## WHAT THE EXERCISE ASKS
Write out the data exactly from its first line onward, ending with the line in which "QVITPQVEEMHMAEFQERRLNSEMYAQQVMQITFKMHK" appears.

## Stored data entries
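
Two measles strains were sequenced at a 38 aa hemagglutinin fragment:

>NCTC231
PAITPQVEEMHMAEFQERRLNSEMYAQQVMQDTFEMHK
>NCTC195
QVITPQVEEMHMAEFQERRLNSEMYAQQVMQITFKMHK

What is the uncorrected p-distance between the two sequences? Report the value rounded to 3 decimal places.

Differing sites — 1:P/Q; 2:A/V; 32:D/I; 35:E/K.
There are 4 differences over 38 sites, so p = 4/38 = 0.105.

0.105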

## RESPONSE TO THE EXERCISE
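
Two measles strains were sequenced at a 38 aa hemagglutinin fragment:

>NCTC231
PAITPQVEEMHMAEFQERRLNSEMYAQQVMQDTFEMHK
>NCTC195
QVITPQVEEMHMAEFQERRLNSEMYAQQVMQITFKMHK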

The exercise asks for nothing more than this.